## About this exercise
Repeat the records below exactly, beginning at the first line and finishing with the line that contains "Each step rewrites the outermost, leftmost".
══ Data
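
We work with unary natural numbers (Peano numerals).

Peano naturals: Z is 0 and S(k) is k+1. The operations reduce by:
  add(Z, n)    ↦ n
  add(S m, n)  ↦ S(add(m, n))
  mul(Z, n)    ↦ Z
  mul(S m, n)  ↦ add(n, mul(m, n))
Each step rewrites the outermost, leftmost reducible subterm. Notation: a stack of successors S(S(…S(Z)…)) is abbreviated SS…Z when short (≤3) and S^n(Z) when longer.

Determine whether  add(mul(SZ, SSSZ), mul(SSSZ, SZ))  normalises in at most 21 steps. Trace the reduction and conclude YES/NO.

Answer: YES — reaches normal form S^6(Z) in 20 ≤ 21 steps

Reduction:
  start: add(mul(SZ, SSSZ), mul(SSSZ, SZ))
  →1  add(add(SSSZ, mul(Z, SSSZ)), mul(SSSZ, SZ))
  →2  add(S(add(SSZ, mul(Z, SSSZ))), mul(SSSZ, SZ))
  →3  S(add(add(SSZ, mul(Z, SSSZ)), mul(SSSZ, SZ)))
  →4  S(add(S(add(SZ, mul(Z, SSSZ))), mul(SSSZ, SZ)))
  →5  S(S(add(add(SZ, mul(Z, SSSZ)), mul(SSSZ, SZ))))
  →6  S(S(add(S(add(Z, mul(Z, SSSZ))), mul(SSSZ, SZ))))
  →7  S(S(S(add(add(Z, mul(Z, SSSZ)), mul(SSSZ, SZ)))))
  →8  S(S(S(add(mul(Z, SSSZ), mul(SSSZ, SZ)))))
  →9  S(S(S(add(Z, mul(SSSZ, SZ)))))
  →10  S(S(S(mul(SSSZ, SZ))))
  →11  S(S(S(add(SZ, mul(SSZ, SZ)))))
  →12  S(S(S(S(add(Z, mul(SSZ, SZ))))))
  →13  S(S(S(S(mul(SSZ, SZ)))))
  →14  S(S(S(S(add(SZ, mul(SZ, SZ))))))
  →15  S(S(S(S(S(add(Z, mul(SZ, SZ)))))))
  →16  S(S(S(S(S(mul(SZ, SZ))))))
  →17  S(S(S(S(S(add(SZ, mul(Z, SZ)))))))
  →18  S(S(S(S(S(S(add(Z, mul(Z, SZ))))))))
  →19  S(S(S(S(S(S(mul(Z, SZ)))))))
  →20  S^6(Z)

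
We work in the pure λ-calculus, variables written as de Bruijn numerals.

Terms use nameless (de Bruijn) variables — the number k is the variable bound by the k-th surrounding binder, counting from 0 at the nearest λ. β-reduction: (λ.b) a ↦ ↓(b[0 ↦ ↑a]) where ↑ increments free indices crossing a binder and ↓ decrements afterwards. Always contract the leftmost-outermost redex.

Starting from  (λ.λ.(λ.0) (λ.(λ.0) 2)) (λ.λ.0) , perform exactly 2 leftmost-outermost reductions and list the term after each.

  start: (λ.λ.(λ.0) (λ.(λ.0) 2)) (λ.λ.0)
  [1] λ.(λ.0) (λ.(λ.0) (λ.λ.0))
  [2] λ.λ.(λ.0) (λ.λ.0)

Answer: after 2 steps: λ.λ.(λ.0) (λ.λ.0)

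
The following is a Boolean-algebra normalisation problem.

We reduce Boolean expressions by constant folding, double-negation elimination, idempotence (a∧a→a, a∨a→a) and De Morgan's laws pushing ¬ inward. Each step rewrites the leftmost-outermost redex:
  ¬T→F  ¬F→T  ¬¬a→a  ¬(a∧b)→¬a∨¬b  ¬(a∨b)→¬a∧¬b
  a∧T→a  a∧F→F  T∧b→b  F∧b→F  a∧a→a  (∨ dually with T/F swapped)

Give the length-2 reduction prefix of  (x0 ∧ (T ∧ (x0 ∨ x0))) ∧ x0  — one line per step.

Answer: after 2 steps: (x0 ∧ x0) ∧ x0

Working:
  start: (x0 ∧ (T ∧ (x0 ∨ x0))) ∧ x0
  →1  (x0 ∧ (x0 ∨ x0)) ∧ x0
  →2  (x0 ∧ x0) ∧ x0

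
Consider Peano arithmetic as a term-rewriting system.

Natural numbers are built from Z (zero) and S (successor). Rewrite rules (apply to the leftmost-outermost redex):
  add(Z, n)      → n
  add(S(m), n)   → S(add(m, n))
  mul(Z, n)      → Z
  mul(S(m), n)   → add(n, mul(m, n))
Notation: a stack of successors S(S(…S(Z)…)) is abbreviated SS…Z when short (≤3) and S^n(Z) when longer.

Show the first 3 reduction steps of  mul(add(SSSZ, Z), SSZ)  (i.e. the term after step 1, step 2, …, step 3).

Answer: after 3 steps: S(add(SZ, mul(add(SSZ, Z), SSZ)))

Derivation:
  start: mul(add(SSSZ, Z), SSZ)
  →1  mul(S(add(SSZ, Z)), SSZ)
  →2  add(SSZ, mul(add(SSZ, Z), SSZ))
  →3  S(add(SZ, mul(add(SSZ, Z), SSZ)))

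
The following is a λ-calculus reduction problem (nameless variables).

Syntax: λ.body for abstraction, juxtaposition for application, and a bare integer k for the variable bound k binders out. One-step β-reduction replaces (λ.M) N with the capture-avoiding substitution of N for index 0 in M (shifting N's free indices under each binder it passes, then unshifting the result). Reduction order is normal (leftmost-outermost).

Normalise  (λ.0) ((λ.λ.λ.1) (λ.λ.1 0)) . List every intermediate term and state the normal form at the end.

Answer: normal form = λ.λ.1  (in 2 steps)

Derivation:
  start: (λ.0) ((λ.λ.λ.1) (λ.λ.1 0))
  step 1: (λ.λ.λ.1) (λ.λ.1 0)
  step 2: λ.λ.1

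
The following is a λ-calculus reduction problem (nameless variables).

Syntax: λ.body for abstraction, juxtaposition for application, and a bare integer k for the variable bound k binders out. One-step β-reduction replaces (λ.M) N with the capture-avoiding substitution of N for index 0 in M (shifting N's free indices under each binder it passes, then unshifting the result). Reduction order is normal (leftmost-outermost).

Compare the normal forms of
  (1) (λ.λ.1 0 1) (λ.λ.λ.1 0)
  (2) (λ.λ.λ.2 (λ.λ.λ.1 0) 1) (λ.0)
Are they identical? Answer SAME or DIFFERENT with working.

Answer: SAME — A ⇓ λ.λ.λ.λ.1 0, B ⇓ λ.λ.λ.λ.1 0

Derivation:
Term A:
  start: (λ.λ.1 0 1) (λ.λ.λ.1 0)
  step 1: λ.(λ.λ.λ.1 0) 0 (λ.λ.λ.1 0)
  step 2: λ.(λ.λ.1 0) (λ.λ.λ.1 0)
  step 3: λ.λ.(λ.λ.λ.1 0) 0
  step 4: λ.λ.λ.λ.1 0

Term B:
  start: (λ.λ.λ.2 (λ.λ.λ.1 0) 1) (λ.0)
  step 1: λ.λ.(λ.0) (λ.λ.λ.1 0) 1
  step 2: λ.λ.(λ.λ.λ.1 0) 1
  step 3: λ.λ.λ.λ.1 0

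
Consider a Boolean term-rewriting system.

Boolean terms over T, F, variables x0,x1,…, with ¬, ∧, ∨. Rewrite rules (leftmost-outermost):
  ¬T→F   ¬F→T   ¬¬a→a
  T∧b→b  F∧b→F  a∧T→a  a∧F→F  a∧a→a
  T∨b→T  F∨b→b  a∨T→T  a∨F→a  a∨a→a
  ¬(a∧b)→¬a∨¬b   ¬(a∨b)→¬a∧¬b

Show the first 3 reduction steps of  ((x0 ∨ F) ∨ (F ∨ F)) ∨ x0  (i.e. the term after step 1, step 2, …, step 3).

Answer: after 3 steps: x0 ∨ x0

Working:
  start: ((x0 ∨ F) ∨ (F ∨ F)) ∨ x0
  step 1: (x0 ∨ (F ∨ F)) ∨ x0
  step 2: (x0 ∨ F) ∨ x0
  step 3: x0 ∨ x0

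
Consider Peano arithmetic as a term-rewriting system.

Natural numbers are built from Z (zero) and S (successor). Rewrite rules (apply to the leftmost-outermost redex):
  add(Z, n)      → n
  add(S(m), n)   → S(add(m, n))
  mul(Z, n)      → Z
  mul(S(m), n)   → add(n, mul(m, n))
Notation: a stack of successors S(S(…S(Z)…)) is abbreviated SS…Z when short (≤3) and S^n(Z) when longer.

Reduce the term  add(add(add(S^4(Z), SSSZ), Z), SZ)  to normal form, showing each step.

Answer: normal form = S^8(Z)  (in 21 steps)

Reduction:
  start: add(add(add(S^4(Z), SSSZ), Z), SZ)
  step 1: add(add(S(add(SSSZ, SSSZ)), Z), SZ)
  step 2: add(S(add(add(SSSZ, SSSZ), Z)), SZ)
  step 3: S(add(add(add(SSSZ, SSSZ), Z), SZ))
  step 4: S(add(add(S(add(SSZ, SSSZ)), Z), SZ))
  step 5: S(add(S(add(add(SSZ, SSSZ), Z)), SZ))
  step 6: S(S(add(add(add(SSZ, SSSZ), Z), SZ)))
  step 7: S(S(add(add(S(add(SZ, SSSZ)), Z), SZ)))
  step 8: S(S(add(S(add(add(SZ, SSSZ), Z)), SZ)))
  step 9: S(S(S(add(add(add(SZ, SSSZ), Z), SZ))))
  step 10: S(S(S(add(add(S(add(Z, SSSZ)), Z), SZ))))
  step 11: S(S(S(add(S(add(add(Z, SSSZ), Z)), SZ))))
  step 12: S(S(S(S(add(add(add(Z, SSSZ), Z), SZ)))))
  step 13: S(S(S(S(add(add(SSSZ, Z), SZ)))))
  step 14: S(S(S(S(add(S(add(SSZ, Z)), SZ)))))
  step 15: S(S(S(S(S(add(add(SSZ, Z), SZ))))))
  step 16: S(S(S(S(S(add(S(add(SZ, Z)), SZ))))))
  step 17: S(S(S(S(S(S(add(add(SZ, Z), SZ)))))))
  step 18: S(S(S(S(S(S(add(S(add(Z, Z)), SZ)))))))
  step 19: S(S(S(S(S(S(S(add(add(Z, Z), SZ))))))))
  step 20: S(S(S(S(S(S(S(add(Z, SZ))))))))
  step 21: S^8(Z)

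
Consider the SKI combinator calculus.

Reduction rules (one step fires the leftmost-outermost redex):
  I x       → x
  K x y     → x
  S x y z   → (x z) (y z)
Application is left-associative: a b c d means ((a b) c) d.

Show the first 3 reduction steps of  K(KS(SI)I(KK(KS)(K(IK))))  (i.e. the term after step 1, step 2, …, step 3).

  start: K(KS(SI)I(KK(KS)(K(IK))))
  →1  K(SI(KK(KS)(K(IK))))
  →2  K(SI(K(K(IK))))
  →3  K(SI(K(KK)))

Answer: after 3 steps: K(SI(K(KK)))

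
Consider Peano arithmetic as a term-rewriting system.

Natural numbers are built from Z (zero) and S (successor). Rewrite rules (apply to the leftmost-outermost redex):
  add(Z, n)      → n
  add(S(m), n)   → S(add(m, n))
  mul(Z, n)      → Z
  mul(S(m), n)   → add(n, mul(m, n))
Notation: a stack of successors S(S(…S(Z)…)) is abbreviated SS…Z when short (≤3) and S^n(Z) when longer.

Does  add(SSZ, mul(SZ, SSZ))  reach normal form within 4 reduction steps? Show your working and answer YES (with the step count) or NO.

  start: add(SSZ, mul(SZ, SSZ))
  step 1: S(add(SZ, mul(SZ, SSZ)))
  step 2: S(S(add(Z, mul(SZ, SSZ))))
  step 3: S(S(mul(SZ, SSZ)))
  step 4: S(S(add(SSZ, mul(Z, SSZ))))

Answer: NO — after 4 steps the term is S(S(add(SSZ, mul(Z, SSZ)))), not yet normal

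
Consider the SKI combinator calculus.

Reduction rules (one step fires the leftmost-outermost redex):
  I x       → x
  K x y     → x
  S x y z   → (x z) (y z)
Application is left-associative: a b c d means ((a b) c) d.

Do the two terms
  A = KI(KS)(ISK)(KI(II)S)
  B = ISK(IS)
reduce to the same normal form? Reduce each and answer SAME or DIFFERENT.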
════
## Exercise output
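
We work with unary natural numbers (Peano numerals).

Peano naturals: Z is 0 and S(k) is k+1. The operations reduce by:
  add(Z, n)    ↦ n
  add(S m, n)  ↦ S(add(m, n))
  mul(Z, n)    ↦ Z
  mul(S m, n)  ↦ add(n, mul(m, n))
Each step rewrites the outermost, leftmost reducible subterm. Notation: a stack of successors S(S(…S(Z)…)) is abbreviated SS…Z when short (≤3) and S^n(Z) when longer.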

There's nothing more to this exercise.